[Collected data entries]
::::::::::
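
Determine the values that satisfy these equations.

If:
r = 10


Then:
r = 10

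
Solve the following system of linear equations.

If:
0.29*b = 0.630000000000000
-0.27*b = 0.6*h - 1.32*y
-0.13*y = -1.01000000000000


Then:
b = 2.17
h = 16.11
y = 7.77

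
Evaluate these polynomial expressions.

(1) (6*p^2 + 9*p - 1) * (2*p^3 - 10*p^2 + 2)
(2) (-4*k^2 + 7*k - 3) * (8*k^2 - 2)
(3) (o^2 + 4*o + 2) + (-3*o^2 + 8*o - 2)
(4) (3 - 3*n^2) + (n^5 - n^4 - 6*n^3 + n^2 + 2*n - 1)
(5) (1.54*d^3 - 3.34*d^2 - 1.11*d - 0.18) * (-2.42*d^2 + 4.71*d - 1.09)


(1) = 12*p^5 - 42*p^4 - 92*p^3 + 22*p^2 + 18*p - 2
(2) = -32*k^4 + 56*k^3 - 16*k^2 - 14*k + 6
(3) = -2*o^2 + 12*o
(4) = n^5 - n^4 - 6*n^3 - 2*n^2 + 2*n + 2
(5) = -3.7268*d^5 + 15.3362*d^4 - 14.7238*d^3 - 1.1519*d^2 + 0.3621*d + 0.1962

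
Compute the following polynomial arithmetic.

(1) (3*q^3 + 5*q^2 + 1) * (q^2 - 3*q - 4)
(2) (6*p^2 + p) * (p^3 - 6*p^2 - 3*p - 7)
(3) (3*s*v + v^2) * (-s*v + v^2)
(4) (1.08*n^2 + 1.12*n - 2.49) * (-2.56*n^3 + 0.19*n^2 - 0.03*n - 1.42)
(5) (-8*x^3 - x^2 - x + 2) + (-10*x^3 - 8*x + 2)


(1) = 3*q^5 - 4*q^4 - 27*q^3 - 19*q^2 - 3*q - 4
(2) = 6*p^5 - 35*p^4 - 24*p^3 - 45*p^2 - 7*p
(3) = -3*s^2*v^2 + 2*s*v^3 + v^4
(4) = -2.7648*n^5 - 2.662*n^4 + 6.5548*n^3 - 2.0403*n^2 - 1.5157*n + 3.5358
(5) = -18*x^3 - x^2 - 9*x + 4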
::::::::::
— WORK TO COMPLETE —
Would you reproduce all of the data exactly, without a single alteration?

— RESULT —
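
Determine the values that satisfy these equations.

If:
r = 10


Then:
r = 10

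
Solve the following system of linear equations.

If:
0.29*b = 0.630000000000000
-0.27*b = 0.6*h - 1.32*y
-0.13*y = -1.01000000000000


Then:
b = 2.17
h = 16.11
y = 7.77

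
Evaluate these polynomial expressions.

(1) (6*p^2 + 9*p - 1) * (2*p^3 - 10*p^2 + 2)
(2) (-4*k^2 + 7*k - 3) * (8*k^2 - 2)
(3) (o^2 + 4*o + 2) + (-3*o^2 + 8*o - 2)
(4) (3 - 3*n^2) + (n^5 - n^4 - 6*n^3 + n^2 + 2*n - 1)
(5) (1.54*d^3 - 3.34*d^2 - 1.11*d - 0.18) * (-2.42*d^2 + 4.71*d - 1.09)


(1) = 12*p^5 - 42*p^4 - 92*p^3 + 22*p^2 + 18*p - 2
(2) = -32*k^4 + 56*k^3 - 16*k^2 - 14*k + 6
(3) = -2*o^2 + 12*o
(4) = n^5 - n^4 - 6*n^3 - 2*n^2 + 2*n + 2
(5) = -3.7268*d^5 + 15.3362*d^4 - 14.7238*d^3 - 1.1519*d^2 + 0.3621*d + 0.1962

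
Compute the following polynomial arithmetic.

(1) (3*q^3 + 5*q^2 + 1) * (q^2 - 3*q - 4)
(2) (6*p^2 + p) * (p^3 - 6*p^2 - 3*p - 7)
(3) (3*s*v + v^2) * (-s*v + v^2)
(4) (1.08*n^2 + 1.12*n - 2.49) * (-2.56*n^3 + 0.19*n^2 - 0.03*n - 1.42)
(5) (-8*x^3 - x^2 - x + 2) + (-10*x^3 - 8*x + 2)


(1) = 3*q^5 - 4*q^4 - 27*q^3 - 19*q^2 - 3*q - 4
(2) = 6*p^5 - 35*p^4 - 24*p^3 - 45*p^2 - 7*p
(3) = -3*s^2*v^2 + 2*s*v^3 + v^4
(4) = -2.7648*n^5 - 2.662*n^4 + 6.5548*n^3 - 2.0403*n^2 - 1.5157*n + 3.5358
(5) = -18*x^3 - x^2 - 9*x + 4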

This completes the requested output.